== Supplied data ==

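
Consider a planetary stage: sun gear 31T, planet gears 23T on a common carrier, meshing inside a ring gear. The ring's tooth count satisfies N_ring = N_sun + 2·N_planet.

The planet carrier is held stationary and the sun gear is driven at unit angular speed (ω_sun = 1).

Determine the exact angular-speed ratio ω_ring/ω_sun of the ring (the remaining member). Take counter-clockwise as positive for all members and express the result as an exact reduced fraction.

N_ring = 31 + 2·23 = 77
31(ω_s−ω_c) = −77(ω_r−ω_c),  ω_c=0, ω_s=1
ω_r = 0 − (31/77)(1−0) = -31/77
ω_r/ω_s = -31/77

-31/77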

===
== Supplied data ==

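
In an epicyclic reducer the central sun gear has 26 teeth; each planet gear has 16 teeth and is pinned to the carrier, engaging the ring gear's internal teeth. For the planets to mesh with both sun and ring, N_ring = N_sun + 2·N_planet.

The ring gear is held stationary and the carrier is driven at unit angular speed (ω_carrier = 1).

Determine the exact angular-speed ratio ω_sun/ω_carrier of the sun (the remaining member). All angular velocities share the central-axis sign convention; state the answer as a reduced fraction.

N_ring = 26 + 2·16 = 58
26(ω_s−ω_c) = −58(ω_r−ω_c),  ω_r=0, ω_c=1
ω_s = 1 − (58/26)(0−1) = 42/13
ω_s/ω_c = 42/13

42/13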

===

# Exercise:
Your answer should consist of the lines above that hold the word "driven", copied exactly.

# Response area:
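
The planet carrier is held stationary and the sun gear is driven at unit angular speed (ω_sun = 1).
The ring gear is held stationary and the carrier is driven at unit angular speed (ω_carrier = 1).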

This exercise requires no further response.